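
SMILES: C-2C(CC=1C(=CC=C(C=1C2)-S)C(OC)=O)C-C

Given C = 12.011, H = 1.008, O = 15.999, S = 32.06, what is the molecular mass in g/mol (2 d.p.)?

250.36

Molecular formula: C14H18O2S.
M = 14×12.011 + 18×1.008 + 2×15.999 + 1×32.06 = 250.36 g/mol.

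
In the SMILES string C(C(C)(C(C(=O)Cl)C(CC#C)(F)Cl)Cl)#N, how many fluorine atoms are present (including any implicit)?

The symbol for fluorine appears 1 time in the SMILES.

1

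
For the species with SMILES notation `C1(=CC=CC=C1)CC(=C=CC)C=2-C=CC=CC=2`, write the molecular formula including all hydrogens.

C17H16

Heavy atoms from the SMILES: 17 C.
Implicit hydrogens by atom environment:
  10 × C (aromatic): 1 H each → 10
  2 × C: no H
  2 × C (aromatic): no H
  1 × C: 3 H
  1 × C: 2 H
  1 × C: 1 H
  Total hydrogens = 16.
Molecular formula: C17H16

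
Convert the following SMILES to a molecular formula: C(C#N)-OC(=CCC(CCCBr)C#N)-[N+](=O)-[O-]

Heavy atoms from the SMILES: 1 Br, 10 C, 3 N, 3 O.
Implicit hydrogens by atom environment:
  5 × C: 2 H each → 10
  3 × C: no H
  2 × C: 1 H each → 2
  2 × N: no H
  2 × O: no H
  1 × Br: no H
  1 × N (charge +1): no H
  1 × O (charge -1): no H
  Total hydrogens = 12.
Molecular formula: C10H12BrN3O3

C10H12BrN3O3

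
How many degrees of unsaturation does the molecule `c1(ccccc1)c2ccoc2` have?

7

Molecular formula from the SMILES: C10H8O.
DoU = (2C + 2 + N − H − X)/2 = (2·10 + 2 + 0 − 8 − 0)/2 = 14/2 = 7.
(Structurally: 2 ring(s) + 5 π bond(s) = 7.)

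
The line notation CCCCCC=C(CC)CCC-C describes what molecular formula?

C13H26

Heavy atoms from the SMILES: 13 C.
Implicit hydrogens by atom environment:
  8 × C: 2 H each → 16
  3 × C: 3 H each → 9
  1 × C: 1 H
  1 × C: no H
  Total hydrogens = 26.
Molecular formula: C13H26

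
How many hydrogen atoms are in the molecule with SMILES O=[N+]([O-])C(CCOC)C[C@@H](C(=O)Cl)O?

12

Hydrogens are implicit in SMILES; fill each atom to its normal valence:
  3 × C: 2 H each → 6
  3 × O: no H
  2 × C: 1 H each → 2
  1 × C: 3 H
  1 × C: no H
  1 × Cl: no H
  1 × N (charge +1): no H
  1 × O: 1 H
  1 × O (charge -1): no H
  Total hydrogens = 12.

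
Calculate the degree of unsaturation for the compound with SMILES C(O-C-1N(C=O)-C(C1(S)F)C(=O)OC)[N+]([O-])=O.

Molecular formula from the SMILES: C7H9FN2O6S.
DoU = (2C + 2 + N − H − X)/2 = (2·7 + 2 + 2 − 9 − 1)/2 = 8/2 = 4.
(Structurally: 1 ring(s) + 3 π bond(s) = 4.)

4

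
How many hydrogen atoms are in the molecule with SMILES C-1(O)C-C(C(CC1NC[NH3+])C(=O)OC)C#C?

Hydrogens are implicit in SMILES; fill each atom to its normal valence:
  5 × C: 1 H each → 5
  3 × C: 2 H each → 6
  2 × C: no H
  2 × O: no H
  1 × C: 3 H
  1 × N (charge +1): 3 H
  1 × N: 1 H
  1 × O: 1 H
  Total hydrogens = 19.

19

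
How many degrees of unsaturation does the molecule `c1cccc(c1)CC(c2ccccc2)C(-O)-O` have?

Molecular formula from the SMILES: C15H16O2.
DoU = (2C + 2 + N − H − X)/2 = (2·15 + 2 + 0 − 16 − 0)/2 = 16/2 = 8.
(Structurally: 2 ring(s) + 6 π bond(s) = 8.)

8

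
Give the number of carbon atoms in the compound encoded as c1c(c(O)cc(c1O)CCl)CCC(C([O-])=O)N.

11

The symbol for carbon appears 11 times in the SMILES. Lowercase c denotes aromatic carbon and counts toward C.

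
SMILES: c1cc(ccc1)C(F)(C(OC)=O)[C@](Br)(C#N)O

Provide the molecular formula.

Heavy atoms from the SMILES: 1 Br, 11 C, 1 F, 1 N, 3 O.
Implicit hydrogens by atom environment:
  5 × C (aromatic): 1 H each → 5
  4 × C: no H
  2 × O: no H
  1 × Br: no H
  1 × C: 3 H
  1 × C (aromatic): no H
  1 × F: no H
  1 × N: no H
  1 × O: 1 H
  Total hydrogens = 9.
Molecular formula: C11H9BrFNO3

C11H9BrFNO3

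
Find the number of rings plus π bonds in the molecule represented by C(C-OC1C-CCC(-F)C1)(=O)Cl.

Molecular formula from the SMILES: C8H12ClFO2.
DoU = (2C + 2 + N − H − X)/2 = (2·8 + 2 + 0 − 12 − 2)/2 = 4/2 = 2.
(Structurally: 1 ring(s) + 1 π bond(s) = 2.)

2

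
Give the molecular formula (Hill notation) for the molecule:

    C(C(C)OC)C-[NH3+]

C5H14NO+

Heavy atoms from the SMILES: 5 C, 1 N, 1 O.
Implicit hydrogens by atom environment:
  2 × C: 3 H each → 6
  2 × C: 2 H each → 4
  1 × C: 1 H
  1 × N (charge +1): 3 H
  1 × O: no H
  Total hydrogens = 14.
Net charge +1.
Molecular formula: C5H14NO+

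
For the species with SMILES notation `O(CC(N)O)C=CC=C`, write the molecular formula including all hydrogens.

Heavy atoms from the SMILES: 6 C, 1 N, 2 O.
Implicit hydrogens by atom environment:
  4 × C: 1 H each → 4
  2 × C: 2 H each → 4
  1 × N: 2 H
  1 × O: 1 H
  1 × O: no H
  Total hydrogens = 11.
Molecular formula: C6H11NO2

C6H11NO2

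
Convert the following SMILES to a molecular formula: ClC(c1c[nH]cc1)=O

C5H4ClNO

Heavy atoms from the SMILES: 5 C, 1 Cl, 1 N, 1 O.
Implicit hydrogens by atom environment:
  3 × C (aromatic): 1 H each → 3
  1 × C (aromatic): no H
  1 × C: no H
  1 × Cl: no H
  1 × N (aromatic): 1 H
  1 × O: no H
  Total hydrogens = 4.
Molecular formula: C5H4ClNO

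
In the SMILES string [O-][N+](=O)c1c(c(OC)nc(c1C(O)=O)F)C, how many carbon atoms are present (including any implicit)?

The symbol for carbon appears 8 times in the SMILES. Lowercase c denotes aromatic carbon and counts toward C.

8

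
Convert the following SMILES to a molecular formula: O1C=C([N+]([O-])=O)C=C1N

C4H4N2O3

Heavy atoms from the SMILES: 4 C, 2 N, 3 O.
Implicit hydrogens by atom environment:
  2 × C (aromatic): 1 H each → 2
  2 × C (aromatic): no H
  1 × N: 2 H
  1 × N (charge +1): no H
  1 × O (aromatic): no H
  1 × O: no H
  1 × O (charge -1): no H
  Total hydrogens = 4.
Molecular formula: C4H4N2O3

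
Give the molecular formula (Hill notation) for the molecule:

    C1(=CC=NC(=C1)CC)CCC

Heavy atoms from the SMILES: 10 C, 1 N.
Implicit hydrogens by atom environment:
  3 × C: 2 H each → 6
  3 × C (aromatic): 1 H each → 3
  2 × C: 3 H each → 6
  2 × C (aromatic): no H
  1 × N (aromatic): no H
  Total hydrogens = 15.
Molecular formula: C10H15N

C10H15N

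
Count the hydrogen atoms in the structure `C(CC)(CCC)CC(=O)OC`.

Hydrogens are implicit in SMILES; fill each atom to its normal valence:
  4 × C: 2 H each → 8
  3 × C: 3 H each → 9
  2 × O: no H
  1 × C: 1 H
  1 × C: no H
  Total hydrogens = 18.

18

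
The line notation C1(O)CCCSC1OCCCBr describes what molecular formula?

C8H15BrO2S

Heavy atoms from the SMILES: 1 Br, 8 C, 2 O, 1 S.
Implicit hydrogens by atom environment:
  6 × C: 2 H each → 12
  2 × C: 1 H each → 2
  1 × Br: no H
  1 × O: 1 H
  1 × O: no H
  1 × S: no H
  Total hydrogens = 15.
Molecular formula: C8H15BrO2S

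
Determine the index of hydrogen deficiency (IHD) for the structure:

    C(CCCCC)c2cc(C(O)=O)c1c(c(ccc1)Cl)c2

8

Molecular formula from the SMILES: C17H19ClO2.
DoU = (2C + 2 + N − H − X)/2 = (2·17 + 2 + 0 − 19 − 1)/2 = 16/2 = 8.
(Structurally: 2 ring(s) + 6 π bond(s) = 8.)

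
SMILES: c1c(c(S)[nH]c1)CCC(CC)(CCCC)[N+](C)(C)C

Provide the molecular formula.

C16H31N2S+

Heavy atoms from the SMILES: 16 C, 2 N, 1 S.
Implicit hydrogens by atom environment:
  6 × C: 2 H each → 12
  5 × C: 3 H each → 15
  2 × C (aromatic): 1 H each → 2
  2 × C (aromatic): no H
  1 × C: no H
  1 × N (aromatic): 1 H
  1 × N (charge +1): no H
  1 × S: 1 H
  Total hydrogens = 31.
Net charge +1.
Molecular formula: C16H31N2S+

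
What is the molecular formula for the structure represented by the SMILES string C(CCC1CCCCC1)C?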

- _Task goal_
Where the line containing "SMILES: c1c(c(S)[nH]c1)CCC(CC)(CCCC)[N+](C)(C)C" appears, start copying, and go on exactly through the last line of the data.

- _Response area_
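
SMILES: c1c(c(S)[nH]c1)CCC(CC)(CCCC)[N+](C)(C)C

Provide the molecular formula.

C16H31N2S+

Heavy atoms from the SMILES: 16 C, 2 N, 1 S.
Implicit hydrogens by atom environment:
  6 × C: 2 H each → 12
  5 × C: 3 H each → 15
  2 × C (aromatic): 1 H each → 2
  2 × C (aromatic): no H
  1 × C: no H
  1 × N (aromatic): 1 H
  1 × N (charge +1): no H
  1 × S: 1 H
  Total hydrogens = 31.
Net charge +1.
Molecular formula: C16H31N2S+

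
What is the molecular formula for the structure represented by the SMILES string C(CCC1CCCCC1)C?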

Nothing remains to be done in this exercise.